-- INSTRUCTIONS FOR THE TASK --
Within the entries below, every line containing "lowercase" is to be copied.

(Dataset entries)
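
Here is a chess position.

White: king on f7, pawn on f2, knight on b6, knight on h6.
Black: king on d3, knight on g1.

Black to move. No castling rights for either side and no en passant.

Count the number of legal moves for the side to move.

Black to move; king on d3.
In check: no.
Legal moves: Ke4, Kd4, Kc3, Ke2, Kd2, Kc2, Nh3, Nf3, Ne2.
Count: 9.

9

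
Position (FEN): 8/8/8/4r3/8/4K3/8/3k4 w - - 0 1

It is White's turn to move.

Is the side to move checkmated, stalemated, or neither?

neither

White to move; white king on e3.
In check: yes, from the black rook on e5.
King squares — d2: attacked by Kd1; e2: attacked by Kd1; f2: available; d3: available; f3: available; d4: available; e4: attacked by Re5; f4: available.
Legal moves for White: Kf4, Kd4, Kf3, Kd3, Kf2.
White is in check but has 5 legal moves → neither.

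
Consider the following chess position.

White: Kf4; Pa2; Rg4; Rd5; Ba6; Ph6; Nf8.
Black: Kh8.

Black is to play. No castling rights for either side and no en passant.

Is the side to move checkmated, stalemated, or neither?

stalemate

Black to move; black king on h8.
In check: no.
King squares — g7: attacked by Rg4; h7: attacked by Nf8; g8: attacked by Rg4.
Legal moves for Black: none.
Not in check and no legal moves → stalemate.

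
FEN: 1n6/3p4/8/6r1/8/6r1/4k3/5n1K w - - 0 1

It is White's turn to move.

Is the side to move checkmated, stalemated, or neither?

White to move; white king on h1.
In check: no.
King squares — g1: attacked by Rg3; g2: attacked by Rg3; h2: attacked by Nf1.
Legal moves for White: none.
Not in check and no legal moves → stalemate.

stalemate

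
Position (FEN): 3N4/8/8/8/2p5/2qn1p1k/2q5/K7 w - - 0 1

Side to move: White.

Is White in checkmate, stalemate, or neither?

White to move; white king on a1.
In check: yes, from the black queen on c3.
King squares — b1: attacked by Qc2; a2: attacked by Qc2; b2: attacked by Qc2.
Legal moves for White: none.
In check with no legal moves → checkmate.

checkmate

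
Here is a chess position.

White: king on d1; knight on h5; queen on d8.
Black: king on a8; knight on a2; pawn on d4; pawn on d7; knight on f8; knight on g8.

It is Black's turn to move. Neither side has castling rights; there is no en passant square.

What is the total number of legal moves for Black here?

Black to move; king on a8.
In check: yes, from the white queen on d8.
Legal moves: Kb7, Ka7.
Count: 2.

2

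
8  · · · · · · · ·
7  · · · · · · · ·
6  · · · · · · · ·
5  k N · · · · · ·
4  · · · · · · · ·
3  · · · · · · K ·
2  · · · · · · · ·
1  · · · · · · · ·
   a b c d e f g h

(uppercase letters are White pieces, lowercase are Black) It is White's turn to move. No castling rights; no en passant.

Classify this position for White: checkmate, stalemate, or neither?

White to move; white king on g3.
In check: no.
Legal moves for White: Nc7, Na7, Nd6, Nd4, Nc3, Na3, Kh4, Kg4, Kf4, Kh3, Kf3, Kh2, Kg2, Kf2.
White has 14 legal moves and is not in check → neither.

neither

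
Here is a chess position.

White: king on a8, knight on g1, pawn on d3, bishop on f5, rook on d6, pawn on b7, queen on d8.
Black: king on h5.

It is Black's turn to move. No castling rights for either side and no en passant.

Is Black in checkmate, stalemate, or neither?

Black to move; black king on h5.
In check: no.
King squares — g4: attacked by Bf5; h4: attacked by Qd8; g5: attacked by Qd8; g6: attacked by Bf5; h6: attacked by Rd6.
Legal moves for Black: none.
Not in check and no legal moves → stalemate.

stalemate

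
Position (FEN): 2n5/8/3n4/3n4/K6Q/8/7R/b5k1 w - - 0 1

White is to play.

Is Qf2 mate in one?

yes

After Qf2: black king on g1; in check: yes, from the white queen on f2.
King squares — f1: attacked by Qf2; h1: attacked by Rh2; f2: attacked by Rh2; g2: attacked by Qf2; h2: attacked by Qf2.
Black has no legal moves → checkmate.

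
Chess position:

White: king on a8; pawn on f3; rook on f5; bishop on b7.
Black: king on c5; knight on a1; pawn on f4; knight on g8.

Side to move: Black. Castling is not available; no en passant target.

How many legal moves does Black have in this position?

5

Black to move; king on c5.
In check: yes, from the white rook on f5.
Legal moves: Kd6, Kb6, Kd4, Kc4, Kb4.
Count: 5.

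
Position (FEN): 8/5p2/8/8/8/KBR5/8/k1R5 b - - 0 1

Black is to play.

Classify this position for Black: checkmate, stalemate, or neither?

Black to move; black king on a1.
In check: yes, from the white rook on c1.
King squares — b1: attacked by Rc1; a2: attacked by Ka3; b2: attacked by Ka3.
Legal moves for Black: none.
In check with no legal moves → checkmate.

checkmate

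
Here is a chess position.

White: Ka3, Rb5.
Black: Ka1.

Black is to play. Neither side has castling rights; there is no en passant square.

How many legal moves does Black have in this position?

0

Black to move; king on a1.
In check: no.
Legal moves: none.
Count: 0.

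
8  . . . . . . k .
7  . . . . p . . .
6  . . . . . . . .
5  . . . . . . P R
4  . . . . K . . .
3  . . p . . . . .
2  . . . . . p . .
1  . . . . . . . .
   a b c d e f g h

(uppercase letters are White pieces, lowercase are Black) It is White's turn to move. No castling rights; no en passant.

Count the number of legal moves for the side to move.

16

White to move; king on e4.
In check: no.
Legal moves: Rh8+, Rh7, Rh6, Rh4, Rh3, Rh2, Rh1, Kf5, Ke5, Kd5, Kf4, Kd4, Kf3, Ke3, Kd3, g6.
Count: 16.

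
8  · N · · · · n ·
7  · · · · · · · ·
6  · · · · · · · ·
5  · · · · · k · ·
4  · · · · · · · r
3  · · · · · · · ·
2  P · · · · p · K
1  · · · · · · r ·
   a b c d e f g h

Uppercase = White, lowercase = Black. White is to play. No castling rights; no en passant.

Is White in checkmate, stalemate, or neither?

checkmate

White to move; white king on h2.
In check: yes, from the black rook on h4.
King squares — g1: attacked by Pf2; h1: attacked by Rg1; g2: attacked by Rg1; g3: attacked by Rg1; h3: attacked by Rh4.
Legal moves for White: none.
In check with no legal moves → checkmate.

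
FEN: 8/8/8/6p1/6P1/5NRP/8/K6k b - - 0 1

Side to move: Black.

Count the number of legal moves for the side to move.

0

Black to move; king on h1.
In check: no.
Legal moves: none.
Count: 0.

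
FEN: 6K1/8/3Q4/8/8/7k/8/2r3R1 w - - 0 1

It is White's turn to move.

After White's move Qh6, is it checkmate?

yes

After Qh6: black king on h3; in check: yes, from the white queen on h6.
King squares — g2: attacked by Rg1; h2: attacked by Qh6; g3: attacked by Rg1; g4: attacked by Rg1; h4: attacked by Qh6.
Black has no legal moves → checkmate.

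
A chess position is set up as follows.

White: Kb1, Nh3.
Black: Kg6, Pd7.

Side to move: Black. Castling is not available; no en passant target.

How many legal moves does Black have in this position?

Black to move; king on g6.
In check: no.
Legal moves: Kh7, Kg7, Kf7, Kh6, Kf6, Kh5, Kf5, d6, d5.
Count: 9.

9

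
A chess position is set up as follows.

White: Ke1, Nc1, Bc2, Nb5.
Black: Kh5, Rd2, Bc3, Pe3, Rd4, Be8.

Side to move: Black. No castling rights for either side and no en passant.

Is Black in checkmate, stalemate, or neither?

neither

Black to move; black king on h5.
In check: no.
Legal moves for Black include: Bf7, Bd7, Bg6, Bc6, Bxb5, Kh6, Kg5, Kh4, Kg4, Rd8, Rd7, Rd6, Rd5, Rh4, Rg4, Rf4, Re4, Rc4, ... (list truncated; more exist).
Black has legal moves and is not in check → neither.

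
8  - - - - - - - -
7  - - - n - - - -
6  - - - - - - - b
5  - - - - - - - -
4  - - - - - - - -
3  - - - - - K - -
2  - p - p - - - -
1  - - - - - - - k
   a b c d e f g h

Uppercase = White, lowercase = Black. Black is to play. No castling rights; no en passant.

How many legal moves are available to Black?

21

Black to move; king on h1.
In check: no.
Legal moves: Nf8, Nb8, Nf6, Nb6, Ne5+, Nc5, Bf8, Bg7, Bg5, Bf4, Be3, Kh2, Kg1, d1=Q+, d1=R, d1=B+, d1=N, b1=Q, b1=R, b1=B, b1=N.
Count: 21.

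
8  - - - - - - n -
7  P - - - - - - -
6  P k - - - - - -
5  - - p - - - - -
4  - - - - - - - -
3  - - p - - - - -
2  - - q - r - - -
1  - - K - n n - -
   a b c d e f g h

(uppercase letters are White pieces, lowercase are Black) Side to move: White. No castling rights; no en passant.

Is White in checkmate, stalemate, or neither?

White to move; white king on c1.
In check: yes, from the black queen on c2.
King squares — b1: attacked by Qc2; d1: attacked by Qc2; b2: attacked by Qc2; c2: attacked by Ne1; d2: attacked by Nf1.
Legal moves for White: none.
In check with no legal moves → checkmate.

checkmate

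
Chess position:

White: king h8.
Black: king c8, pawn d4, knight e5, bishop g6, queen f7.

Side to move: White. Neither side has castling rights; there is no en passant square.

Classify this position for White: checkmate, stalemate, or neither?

stalemate

White to move; white king on h8.
In check: no.
King squares — g7: attacked by Qf7; h7: attacked by Bg6; g8: attacked by Qf7.
Legal moves for White: none.
Not in check and no legal moves → stalemate.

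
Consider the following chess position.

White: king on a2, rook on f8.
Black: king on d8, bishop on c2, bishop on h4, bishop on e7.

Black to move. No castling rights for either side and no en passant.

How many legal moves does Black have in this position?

Black to move; king on d8.
In check: yes, from the white rook on f8.
Legal moves: Kd7, Kc7, Bxf8.
Count: 3.

3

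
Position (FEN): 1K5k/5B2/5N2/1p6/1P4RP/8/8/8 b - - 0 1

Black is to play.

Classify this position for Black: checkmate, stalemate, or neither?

Black to move; black king on h8.
In check: no.
King squares — g7: attacked by Rg4; h7: attacked by Nf6; g8: attacked by Rg4.
Legal moves for Black: none.
Not in check and no legal moves → stalemate.

stalemate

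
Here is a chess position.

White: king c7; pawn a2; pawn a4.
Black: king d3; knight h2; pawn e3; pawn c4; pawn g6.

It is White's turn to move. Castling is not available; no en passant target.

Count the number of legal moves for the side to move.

White to move; king on c7.
In check: no.
Legal moves: Kd8, Kc8, Kb8, Kd7, Kb7, Kd6, Kc6, Kb6, a5, a3.
Count: 10.

10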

-- ANSWER TO THE PROBLEM --
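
(uppercase letters are White pieces, lowercase are Black) It is White's turn to move. No castling rights; no en passant.
(uppercase letters are White pieces, lowercase are Black) It is White's turn to move. No castling rights; no en passant.
Uppercase = White, lowercase = Black. White is to play. No castling rights; no en passant.
Uppercase = White, lowercase = Black. Black is to play. No castling rights; no en passant.
(uppercase letters are White pieces, lowercase are Black) Side to move: White. No castling rights; no en passant.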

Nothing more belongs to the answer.